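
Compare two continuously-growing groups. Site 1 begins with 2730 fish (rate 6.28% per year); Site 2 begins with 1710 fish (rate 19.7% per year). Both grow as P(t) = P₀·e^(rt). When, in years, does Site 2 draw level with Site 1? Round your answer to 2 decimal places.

t ≈ 3.49 years

2730·e^(0.0628t) = 1710·e^(0.197t)
2730/1710 = e^((0.197 − 0.0628)t) → ln(1.59649) = 0.1342·t
t = 0.46781 / 0.1342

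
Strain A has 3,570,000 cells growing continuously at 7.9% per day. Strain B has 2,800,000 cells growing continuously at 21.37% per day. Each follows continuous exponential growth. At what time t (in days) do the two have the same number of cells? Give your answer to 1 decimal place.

t ≈ 1.8 days

3570000·e^(0.079t) = 2800000·e^(0.2137t)
3570000/2800000 = e^((0.2137 − 0.079)t) → ln(1.275) = 0.1347·t
t = 0.24295 / 0.1347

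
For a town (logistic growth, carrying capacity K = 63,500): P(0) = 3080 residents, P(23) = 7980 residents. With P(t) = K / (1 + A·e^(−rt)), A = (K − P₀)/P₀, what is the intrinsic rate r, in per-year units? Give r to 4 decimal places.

r ≈ 0.0451 per year

A = (63500 − 3080)/3080 = 19.61688
7980 = 63500/(1 + 19.61688·e^(−r·23)) → e^(−23r) = (7.95739 − 1)/19.61688 = 0.354664
r = −ln(0.354664)/23 = 1.03659/23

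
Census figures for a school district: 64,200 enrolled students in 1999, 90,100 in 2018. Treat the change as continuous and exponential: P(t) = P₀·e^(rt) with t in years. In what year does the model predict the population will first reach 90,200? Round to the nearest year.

r = ln(90100/64200) / 19 = 0.33892/19 ≈ 0.017838 per year
t = ln(90200/64200) / r = 0.34003/0.017838 ≈ 19.06 years after 1999

year 2018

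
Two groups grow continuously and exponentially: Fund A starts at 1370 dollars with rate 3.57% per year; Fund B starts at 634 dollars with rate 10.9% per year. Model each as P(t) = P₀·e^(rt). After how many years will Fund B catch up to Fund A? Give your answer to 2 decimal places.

1370·e^(0.0357t) = 634·e^(0.109t)
1370/634 = e^((0.109 − 0.0357)t) → ln(2.16088) = 0.0733·t
t = 0.77052 / 0.0733

t ≈ 10.51 years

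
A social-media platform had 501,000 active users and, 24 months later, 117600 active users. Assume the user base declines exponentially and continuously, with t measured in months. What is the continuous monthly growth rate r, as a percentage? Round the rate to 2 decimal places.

117600 = 501000 · e^(r·24)
e^(24r) = 117600/501000 = 0.23473
r = ln(0.23473) / 24 = -1.44932 / 24

r ≈ -6.04% per month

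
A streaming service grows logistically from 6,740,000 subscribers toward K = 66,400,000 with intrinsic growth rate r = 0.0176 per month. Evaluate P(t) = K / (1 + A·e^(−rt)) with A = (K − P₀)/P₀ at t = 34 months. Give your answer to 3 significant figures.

≈ 11,300,000 subscribers

A = (66400000 − 6740000)/6740000 = 8.85163
P(34) = 66400000 / (1 + 8.85163·e^(−0.0176·34)) = 66400000 / (1 + 8.85163·0.54969)
= 66400000 / 5.86566 ≈ 11320129.09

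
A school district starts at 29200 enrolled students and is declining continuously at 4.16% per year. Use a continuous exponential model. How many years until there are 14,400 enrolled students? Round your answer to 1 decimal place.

t ≈ 17.0 years

14400 = 29200 · e^(-0.0416·t)
t = ln(14400/29200) / -0.0416 = ln(0.49315) / -0.0416 = -0.70694 / -0.0416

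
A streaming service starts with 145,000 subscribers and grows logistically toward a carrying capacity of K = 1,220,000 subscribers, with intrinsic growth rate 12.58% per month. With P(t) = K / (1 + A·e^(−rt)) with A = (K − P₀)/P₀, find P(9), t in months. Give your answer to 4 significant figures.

A = (1220000 − 145000)/145000 = 7.41379
P(9) = 1220000 / (1 + 7.41379·e^(−0.1258·9)) = 1220000 / (1 + 7.41379·0.322323)
= 1220000 / 3.38964 ≈ 359920.36

≈ 359,900 subscribers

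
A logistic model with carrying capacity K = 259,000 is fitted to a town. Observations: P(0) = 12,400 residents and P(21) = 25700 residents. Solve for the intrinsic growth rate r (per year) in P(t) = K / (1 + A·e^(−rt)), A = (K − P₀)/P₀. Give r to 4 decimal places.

A = (259000 − 12400)/12400 = 19.8871
25700 = 259000/(1 + 19.8871·e^(−r·21)) → e^(−21r) = (10.07782 − 1)/19.8871 = 0.456468
r = −ln(0.456468)/21 = 0.78424/21

r ≈ 0.0373 per year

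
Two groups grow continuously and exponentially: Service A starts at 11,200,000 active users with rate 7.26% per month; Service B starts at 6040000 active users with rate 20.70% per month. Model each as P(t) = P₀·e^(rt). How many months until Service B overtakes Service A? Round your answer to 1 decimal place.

t ≈ 4.6 months

11200000·e^(0.0726t) = 6040000·e^(0.207t)
11200000/6040000 = e^((0.207 − 0.0726)t) → ln(1.8543) = 0.1344·t
t = 0.61751 / 0.1344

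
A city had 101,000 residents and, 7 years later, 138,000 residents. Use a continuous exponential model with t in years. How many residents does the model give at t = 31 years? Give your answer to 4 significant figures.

r = ln(138000/101000) / 7 ≈ 0.04459 per year
P(31) = 101000 · e^(0.04459·31) = 101000 · 3.98407 ≈ 402391.12

≈ 402,400 residents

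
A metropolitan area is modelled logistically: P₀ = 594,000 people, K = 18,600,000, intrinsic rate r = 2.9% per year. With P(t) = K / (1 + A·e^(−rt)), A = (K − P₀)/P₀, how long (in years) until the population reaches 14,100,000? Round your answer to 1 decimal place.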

▬▬▬▬▬▬▬▬▬▬

Each line in the data is to be written out precisely.

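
Compare two continuously-growing groups. Site 1 begins with 2730 fish (rate 6.28% per year); Site 2 begins with 1710 fish (rate 19.7% per year). Both grow as P(t) = P₀·e^(rt). When, in years, does Site 2 draw level with Site 1? Round your answer to 2 decimal places.

t ≈ 3.49 years

2730·e^(0.0628t) = 1710·e^(0.197t)
2730/1710 = e^((0.197 − 0.0628)t) → ln(1.59649) = 0.1342·t
t = 0.46781 / 0.1342

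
Strain A has 3,570,000 cells growing continuously at 7.9% per day. Strain B has 2,800,000 cells growing continuously at 21.37% per day. Each follows continuous exponential growth. At what time t (in days) do the two have the same number of cells? Give your answer to 1 decimal place.

t ≈ 1.8 days

3570000·e^(0.079t) = 2800000·e^(0.2137t)
3570000/2800000 = e^((0.2137 − 0.079)t) → ln(1.275) = 0.1347·t
t = 0.24295 / 0.1347

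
For a town (logistic growth, carrying capacity K = 63,500): P(0) = 3080 residents, P(23) = 7980 residents. With P(t) = K / (1 + A·e^(−rt)), A = (K − P₀)/P₀, what is the intrinsic rate r, in per-year units? Give r to 4 decimal places.

r ≈ 0.0451 per year

A = (63500 − 3080)/3080 = 19.61688
7980 = 63500/(1 + 19.61688·e^(−r·23)) → e^(−23r) = (7.95739 − 1)/19.61688 = 0.354664
r = −ln(0.354664)/23 = 1.03659/23

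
Census figures for a school district: 64,200 enrolled students in 1999, 90,100 in 2018. Treat the change as continuous and exponential: P(t) = P₀·e^(rt) with t in years. In what year does the model predict the population will first reach 90,200? Round to the nearest year.

r = ln(90100/64200) / 19 = 0.33892/19 ≈ 0.017838 per year
t = ln(90200/64200) / r = 0.34003/0.017838 ≈ 19.06 years after 1999

year 2018

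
Two groups grow continuously and exponentially: Fund A starts at 1370 dollars with rate 3.57% per year; Fund B starts at 634 dollars with rate 10.9% per year. Model each as P(t) = P₀·e^(rt). After how many years will Fund B catch up to Fund A? Give your answer to 2 decimal places.

1370·e^(0.0357t) = 634·e^(0.109t)
1370/634 = e^((0.109 − 0.0357)t) → ln(2.16088) = 0.0733·t
t = 0.77052 / 0.0733

t ≈ 10.51 years

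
A social-media platform had 501,000 active users and, 24 months later, 117600 active users. Assume the user base declines exponentially and continuously, with t measured in months. What is the continuous monthly growth rate r, as a percentage? Round the rate to 2 decimal places.

117600 = 501000 · e^(r·24)
e^(24r) = 117600/501000 = 0.23473
r = ln(0.23473) / 24 = -1.44932 / 24

r ≈ -6.04% per month

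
A streaming service grows logistically from 6,740,000 subscribers toward K = 66,400,000 with intrinsic growth rate r = 0.0176 per month. Evaluate P(t) = K / (1 + A·e^(−rt)) with A = (K − P₀)/P₀ at t = 34 months. Give your answer to 3 significant figures.

≈ 11,300,000 subscribers

A = (66400000 − 6740000)/6740000 = 8.85163
P(34) = 66400000 / (1 + 8.85163·e^(−0.0176·34)) = 66400000 / (1 + 8.85163·0.54969)
= 66400000 / 5.86566 ≈ 11320129.09

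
A school district starts at 29200 enrolled students and is declining continuously at 4.16% per year. Use a continuous exponential model. How many years until there are 14,400 enrolled students? Round your answer to 1 decimal place.

t ≈ 17.0 years

14400 = 29200 · e^(-0.0416·t)
t = ln(14400/29200) / -0.0416 = ln(0.49315) / -0.0416 = -0.70694 / -0.0416

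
A streaming service starts with 145,000 subscribers and grows logistically toward a carrying capacity of K = 1,220,000 subscribers, with intrinsic growth rate 12.58% per month. With P(t) = K / (1 + A·e^(−rt)) with A = (K − P₀)/P₀, find P(9), t in months. Give your answer to 4 significant figures.

A = (1220000 − 145000)/145000 = 7.41379
P(9) = 1220000 / (1 + 7.41379·e^(−0.1258·9)) = 1220000 / (1 + 7.41379·0.322323)
= 1220000 / 3.38964 ≈ 359920.36

≈ 359,900 subscribers

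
A logistic model with carrying capacity K = 259,000 is fitted to a town. Observations: P(0) = 12,400 residents and P(21) = 25700 residents. Solve for the intrinsic growth rate r (per year) in P(t) = K / (1 + A·e^(−rt)), A = (K − P₀)/P₀. Give r to 4 decimal places.

A = (259000 − 12400)/12400 = 19.8871
25700 = 259000/(1 + 19.8871·e^(−r·21)) → e^(−21r) = (10.07782 − 1)/19.8871 = 0.456468
r = −ln(0.456468)/21 = 0.78424/21

r ≈ 0.0373 per year

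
Two groups grow continuously and exponentially: Service A starts at 11,200,000 active users with rate 7.26% per month; Service B starts at 6040000 active users with rate 20.70% per month. Model each as P(t) = P₀·e^(rt). How many months until Service B overtakes Service A? Round your answer to 1 decimal place.

t ≈ 4.6 months

11200000·e^(0.0726t) = 6040000·e^(0.207t)
11200000/6040000 = e^((0.207 − 0.0726)t) → ln(1.8543) = 0.1344·t
t = 0.61751 / 0.1344

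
A city had 101,000 residents and, 7 years later, 138,000 residents. Use a continuous exponential model with t in years. How many residents does the model give at t = 31 years? Give your answer to 4 significant figures.

r = ln(138000/101000) / 7 ≈ 0.04459 per year
P(31) = 101000 · e^(0.04459·31) = 101000 · 3.98407 ≈ 402391.12

≈ 402,400 residents

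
A metropolitan area is modelled logistically: P₀ = 594,000 people, K = 18,600,000, intrinsic rate r = 2.9% per year. With P(t) = K / (1 + A·e^(−rt)), A = (K − P₀)/P₀, how long (in years) until the population reaches 14,100,000? Round your answer to 1 decimal place.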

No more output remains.